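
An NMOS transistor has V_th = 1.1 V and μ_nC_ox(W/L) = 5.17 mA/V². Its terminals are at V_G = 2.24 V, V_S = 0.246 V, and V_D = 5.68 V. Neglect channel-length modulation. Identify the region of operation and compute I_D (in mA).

Saturation; I_D = 2.07 mA

V_GS = V_G − V_S = 2.24 − 0.246 = 1.99 V; V_DS = V_D − V_S = 5.68 − 0.246 = 5.43 V.
V_ov = V_GS − V_th = 1.99 − 1.1 = 0.894 V.
Since V_DS = 5.43 V ≥ V_ov = 0.894 V, the device is in saturation.
I_D = ½ k_n V_ov² = 0.5 × 5.17 × 0.894² = 2.07 mA.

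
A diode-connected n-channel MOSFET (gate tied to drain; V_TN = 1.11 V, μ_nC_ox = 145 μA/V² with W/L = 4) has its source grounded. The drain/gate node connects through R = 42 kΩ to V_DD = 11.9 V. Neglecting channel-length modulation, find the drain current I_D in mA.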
******************************
## ACTION ITEM
In full and without error, give the listing again.

## RESPONSE AREA
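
An NMOS transistor has V_th = 1.1 V and μ_nC_ox(W/L) = 5.17 mA/V². Its terminals are at V_G = 2.24 V, V_S = 0.246 V, and V_D = 5.68 V. Neglect channel-length modulation. Identify the region of operation and compute I_D (in mA).

Saturation; I_D = 2.07 mA

V_GS = V_G − V_S = 2.24 − 0.246 = 1.99 V; V_DS = V_D − V_S = 5.68 − 0.246 = 5.43 V.
V_ov = V_GS − V_th = 1.99 − 1.1 = 0.894 V.
Since V_DS = 5.43 V ≥ V_ov = 0.894 V, the device is in saturation.
I_D = ½ k_n V_ov² = 0.5 × 5.17 × 0.894² = 2.07 mA.

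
A diode-connected n-channel MOSFET (gate tied to drain; V_TN = 1.11 V, μ_nC_ox = 145 μA/V² with W/L = 4) has its source grounded. The drain/gate node connects through R = 42 kΩ to V_DD = 11.9 V. Neglecting channel-length modulation, find the drain current I_D in mA.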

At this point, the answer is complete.